===== LISTED ENTRIES

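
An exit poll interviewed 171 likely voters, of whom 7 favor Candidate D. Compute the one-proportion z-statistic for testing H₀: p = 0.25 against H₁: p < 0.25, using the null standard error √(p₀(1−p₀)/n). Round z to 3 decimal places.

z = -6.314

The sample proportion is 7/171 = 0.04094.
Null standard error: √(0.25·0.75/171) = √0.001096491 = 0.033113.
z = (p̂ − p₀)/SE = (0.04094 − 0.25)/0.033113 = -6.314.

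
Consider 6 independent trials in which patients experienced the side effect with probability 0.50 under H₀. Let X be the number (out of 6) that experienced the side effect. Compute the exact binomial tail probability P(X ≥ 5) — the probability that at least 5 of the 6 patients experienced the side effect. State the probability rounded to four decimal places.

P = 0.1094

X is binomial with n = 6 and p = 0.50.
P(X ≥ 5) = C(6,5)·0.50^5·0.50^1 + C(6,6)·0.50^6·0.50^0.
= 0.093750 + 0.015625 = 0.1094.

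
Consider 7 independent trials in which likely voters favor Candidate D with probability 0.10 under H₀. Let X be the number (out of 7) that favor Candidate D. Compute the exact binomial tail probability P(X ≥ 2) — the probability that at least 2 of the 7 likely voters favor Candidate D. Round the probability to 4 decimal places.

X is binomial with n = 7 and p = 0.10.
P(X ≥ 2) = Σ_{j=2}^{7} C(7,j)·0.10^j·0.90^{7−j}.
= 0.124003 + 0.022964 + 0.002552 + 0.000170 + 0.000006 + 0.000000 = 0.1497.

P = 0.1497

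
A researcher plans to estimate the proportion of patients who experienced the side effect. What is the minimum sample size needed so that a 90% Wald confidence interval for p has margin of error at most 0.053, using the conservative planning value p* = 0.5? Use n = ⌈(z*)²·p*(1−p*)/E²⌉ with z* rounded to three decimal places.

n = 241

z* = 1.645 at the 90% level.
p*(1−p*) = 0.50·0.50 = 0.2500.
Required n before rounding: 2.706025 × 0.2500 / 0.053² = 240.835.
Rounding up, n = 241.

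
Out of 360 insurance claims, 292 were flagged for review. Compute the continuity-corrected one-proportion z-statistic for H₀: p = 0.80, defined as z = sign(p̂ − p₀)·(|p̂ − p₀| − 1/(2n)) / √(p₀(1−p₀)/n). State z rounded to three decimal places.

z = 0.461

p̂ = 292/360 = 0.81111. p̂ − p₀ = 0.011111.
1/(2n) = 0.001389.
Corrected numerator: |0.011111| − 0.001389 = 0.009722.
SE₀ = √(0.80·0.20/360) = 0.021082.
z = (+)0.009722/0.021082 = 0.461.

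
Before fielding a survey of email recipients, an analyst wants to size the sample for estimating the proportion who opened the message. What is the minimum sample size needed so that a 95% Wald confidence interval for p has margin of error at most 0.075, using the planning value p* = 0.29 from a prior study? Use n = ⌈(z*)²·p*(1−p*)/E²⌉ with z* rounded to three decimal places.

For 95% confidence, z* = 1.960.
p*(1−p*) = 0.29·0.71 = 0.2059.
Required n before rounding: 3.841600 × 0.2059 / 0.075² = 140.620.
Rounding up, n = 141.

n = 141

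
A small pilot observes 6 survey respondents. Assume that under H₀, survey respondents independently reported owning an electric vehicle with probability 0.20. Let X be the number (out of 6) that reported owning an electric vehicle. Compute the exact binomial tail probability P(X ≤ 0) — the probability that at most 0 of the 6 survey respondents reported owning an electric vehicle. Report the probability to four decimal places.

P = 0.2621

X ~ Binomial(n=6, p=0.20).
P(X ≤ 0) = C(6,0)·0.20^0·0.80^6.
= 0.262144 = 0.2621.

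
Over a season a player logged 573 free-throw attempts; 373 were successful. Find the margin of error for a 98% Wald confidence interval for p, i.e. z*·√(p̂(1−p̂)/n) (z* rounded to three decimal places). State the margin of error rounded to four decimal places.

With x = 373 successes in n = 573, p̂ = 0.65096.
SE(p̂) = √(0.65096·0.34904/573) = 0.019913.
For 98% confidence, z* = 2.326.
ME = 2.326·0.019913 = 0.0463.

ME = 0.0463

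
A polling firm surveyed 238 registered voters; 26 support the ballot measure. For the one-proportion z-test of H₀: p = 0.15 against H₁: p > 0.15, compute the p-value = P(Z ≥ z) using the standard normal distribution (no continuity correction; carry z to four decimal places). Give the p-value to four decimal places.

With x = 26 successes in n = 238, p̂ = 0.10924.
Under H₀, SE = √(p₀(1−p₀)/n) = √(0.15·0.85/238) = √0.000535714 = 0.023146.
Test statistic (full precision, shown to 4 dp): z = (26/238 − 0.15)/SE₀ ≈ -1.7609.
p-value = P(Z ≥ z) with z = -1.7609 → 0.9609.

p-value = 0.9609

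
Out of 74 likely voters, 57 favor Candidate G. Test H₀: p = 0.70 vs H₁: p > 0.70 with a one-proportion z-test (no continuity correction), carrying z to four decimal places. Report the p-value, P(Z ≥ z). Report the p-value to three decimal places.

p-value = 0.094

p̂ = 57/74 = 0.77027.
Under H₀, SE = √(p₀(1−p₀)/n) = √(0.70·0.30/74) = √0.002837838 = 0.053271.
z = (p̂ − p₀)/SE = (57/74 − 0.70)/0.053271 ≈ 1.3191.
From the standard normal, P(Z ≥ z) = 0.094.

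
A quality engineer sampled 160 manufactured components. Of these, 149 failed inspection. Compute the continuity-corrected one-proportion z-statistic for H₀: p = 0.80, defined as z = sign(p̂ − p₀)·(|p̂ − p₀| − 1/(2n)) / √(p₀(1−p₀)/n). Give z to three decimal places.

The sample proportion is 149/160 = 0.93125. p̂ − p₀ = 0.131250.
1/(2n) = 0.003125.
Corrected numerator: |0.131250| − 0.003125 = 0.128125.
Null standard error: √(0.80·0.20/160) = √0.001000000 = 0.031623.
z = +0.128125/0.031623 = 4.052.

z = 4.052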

==========
===== LISTED ENTRIES

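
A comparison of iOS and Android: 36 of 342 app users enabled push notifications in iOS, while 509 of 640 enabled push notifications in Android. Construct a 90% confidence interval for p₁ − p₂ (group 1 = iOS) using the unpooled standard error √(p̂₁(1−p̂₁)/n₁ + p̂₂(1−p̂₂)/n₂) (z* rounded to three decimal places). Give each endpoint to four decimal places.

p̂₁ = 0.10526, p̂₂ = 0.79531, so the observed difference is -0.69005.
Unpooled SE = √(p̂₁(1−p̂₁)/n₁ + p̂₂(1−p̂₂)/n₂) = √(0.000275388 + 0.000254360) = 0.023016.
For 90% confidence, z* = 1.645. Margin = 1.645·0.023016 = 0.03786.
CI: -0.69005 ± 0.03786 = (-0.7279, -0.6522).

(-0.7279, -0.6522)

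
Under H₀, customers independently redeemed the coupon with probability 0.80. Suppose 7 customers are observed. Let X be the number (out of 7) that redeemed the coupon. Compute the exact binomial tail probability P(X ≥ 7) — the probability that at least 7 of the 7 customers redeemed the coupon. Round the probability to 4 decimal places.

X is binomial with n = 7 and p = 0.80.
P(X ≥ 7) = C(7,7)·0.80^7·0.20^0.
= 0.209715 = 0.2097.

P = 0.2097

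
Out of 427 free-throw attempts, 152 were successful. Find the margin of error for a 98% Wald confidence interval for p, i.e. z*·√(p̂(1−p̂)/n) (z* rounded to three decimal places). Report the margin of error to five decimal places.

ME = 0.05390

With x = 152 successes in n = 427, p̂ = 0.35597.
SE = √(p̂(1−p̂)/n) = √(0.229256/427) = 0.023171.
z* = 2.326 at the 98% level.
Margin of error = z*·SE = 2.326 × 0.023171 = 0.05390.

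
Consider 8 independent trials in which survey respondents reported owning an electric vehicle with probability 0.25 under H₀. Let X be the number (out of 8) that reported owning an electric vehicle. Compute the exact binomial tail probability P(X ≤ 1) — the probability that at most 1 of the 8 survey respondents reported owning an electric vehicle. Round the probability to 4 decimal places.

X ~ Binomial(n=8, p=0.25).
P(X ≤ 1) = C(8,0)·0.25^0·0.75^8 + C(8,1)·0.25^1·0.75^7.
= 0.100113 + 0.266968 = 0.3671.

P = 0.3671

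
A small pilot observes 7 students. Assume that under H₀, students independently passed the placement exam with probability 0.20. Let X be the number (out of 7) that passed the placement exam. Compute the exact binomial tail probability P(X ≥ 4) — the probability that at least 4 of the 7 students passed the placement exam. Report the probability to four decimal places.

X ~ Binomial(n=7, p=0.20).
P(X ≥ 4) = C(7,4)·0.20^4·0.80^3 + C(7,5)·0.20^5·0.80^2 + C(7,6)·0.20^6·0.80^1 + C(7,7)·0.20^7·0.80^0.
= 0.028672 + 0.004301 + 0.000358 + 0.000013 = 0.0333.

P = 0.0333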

==========
===== LISTED ENTRIES

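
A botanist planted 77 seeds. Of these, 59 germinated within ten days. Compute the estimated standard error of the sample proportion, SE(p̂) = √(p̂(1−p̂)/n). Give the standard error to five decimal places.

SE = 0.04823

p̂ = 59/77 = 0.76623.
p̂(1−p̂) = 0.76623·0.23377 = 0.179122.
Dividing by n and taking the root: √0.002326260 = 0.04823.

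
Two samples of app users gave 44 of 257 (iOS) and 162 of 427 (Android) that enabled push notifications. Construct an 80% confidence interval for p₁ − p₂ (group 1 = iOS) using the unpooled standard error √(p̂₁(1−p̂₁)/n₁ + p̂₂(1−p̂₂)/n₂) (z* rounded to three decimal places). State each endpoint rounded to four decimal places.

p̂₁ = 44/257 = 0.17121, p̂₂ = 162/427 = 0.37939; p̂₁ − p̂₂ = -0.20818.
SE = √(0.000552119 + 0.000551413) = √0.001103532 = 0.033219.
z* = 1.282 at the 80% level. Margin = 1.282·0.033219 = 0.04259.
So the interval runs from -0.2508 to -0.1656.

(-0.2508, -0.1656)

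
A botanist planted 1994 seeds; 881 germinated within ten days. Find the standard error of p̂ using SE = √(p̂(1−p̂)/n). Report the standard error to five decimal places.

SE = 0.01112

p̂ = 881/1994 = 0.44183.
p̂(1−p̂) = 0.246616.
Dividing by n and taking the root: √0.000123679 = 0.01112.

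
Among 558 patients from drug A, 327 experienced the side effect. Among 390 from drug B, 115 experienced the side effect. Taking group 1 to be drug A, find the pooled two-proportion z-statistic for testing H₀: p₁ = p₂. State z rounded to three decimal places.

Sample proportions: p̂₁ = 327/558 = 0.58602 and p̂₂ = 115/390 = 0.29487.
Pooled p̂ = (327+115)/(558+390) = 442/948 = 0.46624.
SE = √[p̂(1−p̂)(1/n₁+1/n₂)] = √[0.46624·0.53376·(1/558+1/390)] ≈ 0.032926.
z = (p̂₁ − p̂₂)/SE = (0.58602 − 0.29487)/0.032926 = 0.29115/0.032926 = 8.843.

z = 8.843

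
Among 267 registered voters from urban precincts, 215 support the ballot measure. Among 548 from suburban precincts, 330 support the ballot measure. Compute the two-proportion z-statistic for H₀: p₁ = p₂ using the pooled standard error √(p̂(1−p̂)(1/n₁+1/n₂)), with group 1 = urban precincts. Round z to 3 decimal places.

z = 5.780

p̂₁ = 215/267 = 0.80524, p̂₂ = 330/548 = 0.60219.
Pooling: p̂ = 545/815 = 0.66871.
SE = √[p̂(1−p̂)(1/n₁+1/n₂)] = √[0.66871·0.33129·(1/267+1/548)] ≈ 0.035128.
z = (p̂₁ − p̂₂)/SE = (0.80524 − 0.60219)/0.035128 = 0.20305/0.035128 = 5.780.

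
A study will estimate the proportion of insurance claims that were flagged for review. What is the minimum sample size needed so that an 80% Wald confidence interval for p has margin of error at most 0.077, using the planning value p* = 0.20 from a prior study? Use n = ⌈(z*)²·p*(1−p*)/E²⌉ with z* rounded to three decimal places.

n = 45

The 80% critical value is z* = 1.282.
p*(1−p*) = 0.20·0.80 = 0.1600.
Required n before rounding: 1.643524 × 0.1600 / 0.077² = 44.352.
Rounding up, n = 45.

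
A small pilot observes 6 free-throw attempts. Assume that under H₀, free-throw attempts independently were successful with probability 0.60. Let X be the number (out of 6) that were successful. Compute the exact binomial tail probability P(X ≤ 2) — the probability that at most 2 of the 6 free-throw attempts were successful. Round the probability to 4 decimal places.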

==========

EXERCISE DIRECTIONS:
There is a run of lines above from the one with "Among 267 registered" to the one with "A small pilot observes 6 free-throw"; print exactly that run, both ends included, and nothing else.

OUTPUT:
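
Among 267 registered voters from urban precincts, 215 support the ballot measure. Among 548 from suburban precincts, 330 support the ballot measure. Compute the two-proportion z-statistic for H₀: p₁ = p₂ using the pooled standard error √(p̂(1−p̂)(1/n₁+1/n₂)), with group 1 = urban precincts. Round z to 3 decimal places.

z = 5.780

p̂₁ = 215/267 = 0.80524, p̂₂ = 330/548 = 0.60219.
Pooling: p̂ = 545/815 = 0.66871.
SE = √[p̂(1−p̂)(1/n₁+1/n₂)] = √[0.66871·0.33129·(1/267+1/548)] ≈ 0.035128.
z = (p̂₁ − p̂₂)/SE = (0.80524 − 0.60219)/0.035128 = 0.20305/0.035128 = 5.780.

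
A study will estimate the proportion of insurance claims that were flagged for review. What is the minimum sample size needed so that an 80% Wald confidence interval for p has margin of error at most 0.077, using the planning value p* = 0.20 from a prior study? Use n = ⌈(z*)²·p*(1−p*)/E²⌉ with z* rounded to three decimal places.

n = 45

The 80% critical value is z* = 1.282.
p*(1−p*) = 0.20·0.80 = 0.1600.
Required n before rounding: 1.643524 × 0.1600 / 0.077² = 44.352.
Rounding up, n = 45.

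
A small pilot observes 6 free-throw attempts. Assume that under H₀, free-throw attempts independently were successful with probability 0.60. Let X be the number (out of 6) that were successful. Compute the exact binomial tail probability P(X ≤ 2) — the probability that at most 2 of the 6 free-throw attempts were successful. Round the probability to 4 decimal places.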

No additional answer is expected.